• [WHAT THE EXERCISE ASKS] The result must match the data exactly, line for line.

(Stored entries)
----------------------------------------

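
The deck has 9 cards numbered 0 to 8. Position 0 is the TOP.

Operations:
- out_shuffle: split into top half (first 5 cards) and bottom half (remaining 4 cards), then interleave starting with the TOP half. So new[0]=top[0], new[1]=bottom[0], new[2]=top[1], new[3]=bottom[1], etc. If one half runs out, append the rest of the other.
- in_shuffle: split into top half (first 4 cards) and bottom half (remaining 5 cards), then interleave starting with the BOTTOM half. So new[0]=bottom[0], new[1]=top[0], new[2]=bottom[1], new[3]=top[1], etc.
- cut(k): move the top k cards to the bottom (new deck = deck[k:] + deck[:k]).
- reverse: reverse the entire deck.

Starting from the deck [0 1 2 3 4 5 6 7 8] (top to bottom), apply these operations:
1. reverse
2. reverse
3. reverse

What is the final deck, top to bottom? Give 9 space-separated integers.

Answer: 8 7 6 5 4 3 2 1 0

Derivation:
After op 1 (reverse): [8 7 6 5 4 3 2 1 0]
After op 2 (reverse): [0 1 2 3 4 5 6 7 8]
After op 3 (reverse): [8 7 6 5 4 3 2 1 0]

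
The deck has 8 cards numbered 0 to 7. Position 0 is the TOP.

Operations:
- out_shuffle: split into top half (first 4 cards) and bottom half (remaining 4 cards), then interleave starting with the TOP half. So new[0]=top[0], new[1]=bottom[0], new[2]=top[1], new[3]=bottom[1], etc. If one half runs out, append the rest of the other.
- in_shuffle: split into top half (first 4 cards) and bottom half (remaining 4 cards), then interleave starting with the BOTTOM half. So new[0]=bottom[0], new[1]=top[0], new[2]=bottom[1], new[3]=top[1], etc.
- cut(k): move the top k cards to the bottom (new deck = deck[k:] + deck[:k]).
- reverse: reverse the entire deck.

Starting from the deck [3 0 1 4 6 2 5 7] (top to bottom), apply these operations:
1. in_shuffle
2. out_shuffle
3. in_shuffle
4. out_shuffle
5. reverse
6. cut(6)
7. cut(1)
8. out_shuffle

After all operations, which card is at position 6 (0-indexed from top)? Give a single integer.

Answer: 4

Derivation:
After op 1 (in_shuffle): [6 3 2 0 5 1 7 4]
After op 2 (out_shuffle): [6 5 3 1 2 7 0 4]
After op 3 (in_shuffle): [2 6 7 5 0 3 4 1]
After op 4 (out_shuffle): [2 0 6 3 7 4 5 1]
After op 5 (reverse): [1 5 4 7 3 6 0 2]
After op 6 (cut(6)): [0 2 1 5 4 7 3 6]
After op 7 (cut(1)): [2 1 5 4 7 3 6 0]
After op 8 (out_shuffle): [2 7 1 3 5 6 4 0]
Position 6: card 4.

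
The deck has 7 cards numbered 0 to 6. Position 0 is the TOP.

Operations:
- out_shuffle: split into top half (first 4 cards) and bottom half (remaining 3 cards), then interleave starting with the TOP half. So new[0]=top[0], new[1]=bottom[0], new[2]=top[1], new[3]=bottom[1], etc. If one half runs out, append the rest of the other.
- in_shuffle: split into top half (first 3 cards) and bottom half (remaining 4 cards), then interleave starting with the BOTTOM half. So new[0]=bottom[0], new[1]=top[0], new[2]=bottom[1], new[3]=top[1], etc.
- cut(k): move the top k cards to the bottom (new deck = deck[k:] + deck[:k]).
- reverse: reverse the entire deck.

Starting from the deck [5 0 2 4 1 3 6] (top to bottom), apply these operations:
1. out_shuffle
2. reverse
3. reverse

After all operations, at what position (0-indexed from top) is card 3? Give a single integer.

After op 1 (out_shuffle): [5 1 0 3 2 6 4]
After op 2 (reverse): [4 6 2 3 0 1 5]
After op 3 (reverse): [5 1 0 3 2 6 4]
Card 3 is at position 3.

Answer: 3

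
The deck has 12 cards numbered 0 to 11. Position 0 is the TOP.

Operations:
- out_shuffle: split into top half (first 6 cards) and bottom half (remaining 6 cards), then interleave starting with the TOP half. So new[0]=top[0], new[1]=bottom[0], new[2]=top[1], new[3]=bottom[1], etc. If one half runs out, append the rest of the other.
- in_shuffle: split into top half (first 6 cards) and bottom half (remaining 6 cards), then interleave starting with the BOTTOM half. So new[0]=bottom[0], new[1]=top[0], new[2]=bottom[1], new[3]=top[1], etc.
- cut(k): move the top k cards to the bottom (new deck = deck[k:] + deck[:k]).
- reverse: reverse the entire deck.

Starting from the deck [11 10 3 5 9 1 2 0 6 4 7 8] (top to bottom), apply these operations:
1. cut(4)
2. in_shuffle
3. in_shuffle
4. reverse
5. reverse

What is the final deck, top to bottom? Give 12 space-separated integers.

After op 1 (cut(4)): [9 1 2 0 6 4 7 8 11 10 3 5]
After op 2 (in_shuffle): [7 9 8 1 11 2 10 0 3 6 5 4]
After op 3 (in_shuffle): [10 7 0 9 3 8 6 1 5 11 4 2]
After op 4 (reverse): [2 4 11 5 1 6 8 3 9 0 7 10]
After op 5 (reverse): [10 7 0 9 3 8 6 1 5 11 4 2]

Answer: 10 7 0 9 3 8 6 1 5 11 4 2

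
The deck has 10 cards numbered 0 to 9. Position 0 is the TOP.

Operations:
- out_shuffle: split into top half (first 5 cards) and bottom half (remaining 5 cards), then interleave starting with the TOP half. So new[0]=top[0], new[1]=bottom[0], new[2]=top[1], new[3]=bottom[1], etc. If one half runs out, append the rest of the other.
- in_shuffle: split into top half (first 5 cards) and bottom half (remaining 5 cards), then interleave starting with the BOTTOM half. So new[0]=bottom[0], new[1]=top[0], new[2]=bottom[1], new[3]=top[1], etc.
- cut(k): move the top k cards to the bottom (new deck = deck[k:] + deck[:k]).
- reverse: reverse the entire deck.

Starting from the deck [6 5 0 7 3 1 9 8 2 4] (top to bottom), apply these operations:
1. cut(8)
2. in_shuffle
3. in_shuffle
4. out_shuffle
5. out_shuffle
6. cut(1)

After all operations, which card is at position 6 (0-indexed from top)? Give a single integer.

Answer: 5

Derivation:
After op 1 (cut(8)): [2 4 6 5 0 7 3 1 9 8]
After op 2 (in_shuffle): [7 2 3 4 1 6 9 5 8 0]
After op 3 (in_shuffle): [6 7 9 2 5 3 8 4 0 1]
After op 4 (out_shuffle): [6 3 7 8 9 4 2 0 5 1]
After op 5 (out_shuffle): [6 4 3 2 7 0 8 5 9 1]
After op 6 (cut(1)): [4 3 2 7 0 8 5 9 1 6]
Position 6: card 5.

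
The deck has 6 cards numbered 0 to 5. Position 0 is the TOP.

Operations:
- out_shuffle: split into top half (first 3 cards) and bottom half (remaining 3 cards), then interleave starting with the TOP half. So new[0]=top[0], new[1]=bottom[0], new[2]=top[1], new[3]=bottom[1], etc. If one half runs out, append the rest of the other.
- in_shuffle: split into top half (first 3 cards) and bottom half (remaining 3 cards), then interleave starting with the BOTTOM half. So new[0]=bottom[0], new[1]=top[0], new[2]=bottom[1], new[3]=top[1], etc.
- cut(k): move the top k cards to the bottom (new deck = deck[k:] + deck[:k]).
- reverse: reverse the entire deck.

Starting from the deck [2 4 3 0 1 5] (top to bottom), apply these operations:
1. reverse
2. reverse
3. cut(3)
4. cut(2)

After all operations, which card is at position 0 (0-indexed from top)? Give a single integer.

Answer: 5

Derivation:
After op 1 (reverse): [5 1 0 3 4 2]
After op 2 (reverse): [2 4 3 0 1 5]
After op 3 (cut(3)): [0 1 5 2 4 3]
After op 4 (cut(2)): [5 2 4 3 0 1]
Position 0: card 5.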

----------------------------------------

• [OUTPUT FOR THIS TASK]
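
The deck has 9 cards numbered 0 to 8. Position 0 is the TOP.

Operations:
- out_shuffle: split into top half (first 5 cards) and bottom half (remaining 4 cards), then interleave starting with the TOP half. So new[0]=top[0], new[1]=bottom[0], new[2]=top[1], new[3]=bottom[1], etc. If one half runs out, append the rest of the other.
- in_shuffle: split into top half (first 4 cards) and bottom half (remaining 5 cards), then interleave starting with the BOTTOM half. So new[0]=bottom[0], new[1]=top[0], new[2]=bottom[1], new[3]=top[1], etc.
- cut(k): move the top k cards to the bottom (new deck = deck[k:] + deck[:k]).
- reverse: reverse the entire deck.

Starting from the deck [0 1 2 3 4 5 6 7 8] (top to bottom), apply these operations:
1. reverse
2. reverse
3. reverse

What is the final deck, top to bottom? Give 9 space-separated integers.

Answer: 8 7 6 5 4 3 2 1 0

Derivation:
After op 1 (reverse): [8 7 6 5 4 3 2 1 0]
After op 2 (reverse): [0 1 2 3 4 5 6 7 8]
After op 3 (reverse): [8 7 6 5 4 3 2 1 0]

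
The deck has 8 cards numbered 0 to 7. Position 0 is the TOP.

Operations:
- out_shuffle: split into top half (first 4 cards) and bottom half (remaining 4 cards), then interleave starting with the TOP half. So new[0]=top[0], new[1]=bottom[0], new[2]=top[1], new[3]=bottom[1], etc. If one half runs out, append the rest of the other.
- in_shuffle: split into top half (first 4 cards) and bottom half (remaining 4 cards), then interleave starting with the BOTTOM half. So new[0]=bottom[0], new[1]=top[0], new[2]=bottom[1], new[3]=top[1], etc.
- cut(k): move the top k cards to the bottom (new deck = deck[k:] + deck[:k]).
- reverse: reverse the entire deck.

Starting from the deck [3 0 1 4 6 2 5 7] (top to bottom), apply these operations:
1. in_shuffle
2. out_shuffle
3. in_shuffle
4. out_shuffle
5. reverse
6. cut(6)
7. cut(1)
8. out_shuffle

After all operations, which card is at position 6 (0-indexed from top)? Give a single integer.

Answer: 4

Derivation:
After op 1 (in_shuffle): [6 3 2 0 5 1 7 4]
After op 2 (out_shuffle): [6 5 3 1 2 7 0 4]
After op 3 (in_shuffle): [2 6 7 5 0 3 4 1]
After op 4 (out_shuffle): [2 0 6 3 7 4 5 1]
After op 5 (reverse): [1 5 4 7 3 6 0 2]
After op 6 (cut(6)): [0 2 1 5 4 7 3 6]
After op 7 (cut(1)): [2 1 5 4 7 3 6 0]
After op 8 (out_shuffle): [2 7 1 3 5 6 4 0]
Position 6: card 4.

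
The deck has 7 cards numbered 0 to 6. Position 0 is the TOP.

Operations:
- out_shuffle: split into top half (first 4 cards) and bottom half (remaining 3 cards), then interleave starting with the TOP half. So new[0]=top[0], new[1]=bottom[0], new[2]=top[1], new[3]=bottom[1], etc. If one half runs out, append the rest of the other.
- in_shuffle: split into top half (first 3 cards) and bottom half (remaining 4 cards), then interleave starting with the BOTTOM half. So new[0]=bottom[0], new[1]=top[0], new[2]=bottom[1], new[3]=top[1], etc.
- cut(k): move the top k cards to the bottom (new deck = deck[k:] + deck[:k]).
- reverse: reverse the entire deck.

Starting from the deck [5 0 2 4 1 3 6] (top to bottom), apply these operations:
1. out_shuffle
2. reverse
3. reverse

After all operations, at what position (0-indexed from top) is card 3? Give a single integer.

After op 1 (out_shuffle): [5 1 0 3 2 6 4]
After op 2 (reverse): [4 6 2 3 0 1 5]
After op 3 (reverse): [5 1 0 3 2 6 4]
Card 3 is at position 3.

Answer: 3

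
The deck has 12 cards numbered 0 to 11. Position 0 is the TOP.

Operations:
- out_shuffle: split into top half (first 6 cards) and bottom half (remaining 6 cards), then interleave starting with the TOP half. So new[0]=top[0], new[1]=bottom[0], new[2]=top[1], new[3]=bottom[1], etc. If one half runs out, append the rest of the other.
- in_shuffle: split into top half (first 6 cards) and bottom half (remaining 6 cards), then interleave starting with the BOTTOM half. So new[0]=bottom[0], new[1]=top[0], new[2]=bottom[1], new[3]=top[1], etc.
- cut(k): move the top k cards to the bottom (new deck = deck[k:] + deck[:k]).
- reverse: reverse the entire deck.

Starting from the deck [11 10 3 5 9 1 2 0 6 4 7 8] (top to bottom), apply these operations:
1. cut(4)
2. in_shuffle
3. in_shuffle
4. reverse
5. reverse

What is the final deck, top to bottom? Give 12 space-separated integers.

After op 1 (cut(4)): [9 1 2 0 6 4 7 8 11 10 3 5]
After op 2 (in_shuffle): [7 9 8 1 11 2 10 0 3 6 5 4]
After op 3 (in_shuffle): [10 7 0 9 3 8 6 1 5 11 4 2]
After op 4 (reverse): [2 4 11 5 1 6 8 3 9 0 7 10]
After op 5 (reverse): [10 7 0 9 3 8 6 1 5 11 4 2]

Answer: 10 7 0 9 3 8 6 1 5 11 4 2

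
The deck has 10 cards numbered 0 to 9. Position 0 is the TOP.

Operations:
- out_shuffle: split into top half (first 5 cards) and bottom half (remaining 5 cards), then interleave starting with the TOP half. So new[0]=top[0], new[1]=bottom[0], new[2]=top[1], new[3]=bottom[1], etc. If one half runs out, append the rest of the other.
- in_shuffle: split into top half (first 5 cards) and bottom half (remaining 5 cards), then interleave starting with the BOTTOM half. So new[0]=bottom[0], new[1]=top[0], new[2]=bottom[1], new[3]=top[1], etc.
- cut(k): move the top k cards to the bottom (new deck = deck[k:] + deck[:k]).
- reverse: reverse the entire deck.

Starting from the deck [6 5 0 7 3 1 9 8 2 4] (top to bottom), apply these operations:
1. cut(8)
2. in_shuffle
3. in_shuffle
4. out_shuffle
5. out_shuffle
6. cut(1)

After all operations, which card is at position 6 (0-indexed from top)? Give a single integer.

Answer: 5

Derivation:
After op 1 (cut(8)): [2 4 6 5 0 7 3 1 9 8]
After op 2 (in_shuffle): [7 2 3 4 1 6 9 5 8 0]
After op 3 (in_shuffle): [6 7 9 2 5 3 8 4 0 1]
After op 4 (out_shuffle): [6 3 7 8 9 4 2 0 5 1]
After op 5 (out_shuffle): [6 4 3 2 7 0 8 5 9 1]
After op 6 (cut(1)): [4 3 2 7 0 8 5 9 1 6]
Position 6: card 5.

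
The deck has 6 cards numbered 0 to 5. Position 0 is the TOP.

Operations:
- out_shuffle: split into top half (first 3 cards) and bottom half (remaining 3 cards), then interleave starting with the TOP half. So new[0]=top[0], new[1]=bottom[0], new[2]=top[1], new[3]=bottom[1], etc. If one half runs out, append the rest of the other.
- in_shuffle: split into top half (first 3 cards) and bottom half (remaining 3 cards), then interleave starting with the BOTTOM half. So new[0]=bottom[0], new[1]=top[0], new[2]=bottom[1], new[3]=top[1], etc.
- cut(k): move the top k cards to the bottom (new deck = deck[k:] + deck[:k]).
- reverse: reverse the entire deck.

Starting from the deck [2 4 3 0 1 5] (top to bottom), apply these operations:
1. reverse
2. reverse
3. cut(3)
4. cut(2)

After all operations, which card is at position 0 (0-indexed from top)? Give a single integer.

Answer: 5

Derivation:
After op 1 (reverse): [5 1 0 3 4 2]
After op 2 (reverse): [2 4 3 0 1 5]
After op 3 (cut(3)): [0 1 5 2 4 3]
After op 4 (cut(2)): [5 2 4 3 0 1]
Position 0: card 5.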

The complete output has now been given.